··· Available data ···

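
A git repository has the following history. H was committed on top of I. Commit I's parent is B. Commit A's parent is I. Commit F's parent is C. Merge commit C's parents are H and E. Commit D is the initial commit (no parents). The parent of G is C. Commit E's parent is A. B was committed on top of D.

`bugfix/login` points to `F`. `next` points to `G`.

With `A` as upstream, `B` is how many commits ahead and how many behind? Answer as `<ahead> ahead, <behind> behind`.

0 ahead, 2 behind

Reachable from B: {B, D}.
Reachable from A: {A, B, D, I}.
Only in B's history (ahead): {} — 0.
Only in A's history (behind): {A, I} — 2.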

···
··· Available data ···

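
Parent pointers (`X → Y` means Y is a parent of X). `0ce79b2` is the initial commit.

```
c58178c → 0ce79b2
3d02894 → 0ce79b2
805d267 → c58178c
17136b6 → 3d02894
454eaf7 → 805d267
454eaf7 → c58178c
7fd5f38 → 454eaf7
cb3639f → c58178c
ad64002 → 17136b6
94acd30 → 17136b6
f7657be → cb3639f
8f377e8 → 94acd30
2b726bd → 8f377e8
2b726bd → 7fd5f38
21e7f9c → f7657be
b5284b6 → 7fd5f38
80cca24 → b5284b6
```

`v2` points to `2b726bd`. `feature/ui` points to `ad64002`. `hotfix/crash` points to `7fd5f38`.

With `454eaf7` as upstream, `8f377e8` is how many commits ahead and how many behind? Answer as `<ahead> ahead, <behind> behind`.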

···

=== Work item ===
Whenever a line of the records holds the string "points", pick it out and copy it.

=== Result for this exercise ===
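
`bugfix/login` points to `F`. `next` points to `G`.
`v2` points to `2b726bd`. `feature/ui` points to `ad64002`. `hotfix/crash` points to `7fd5f38`.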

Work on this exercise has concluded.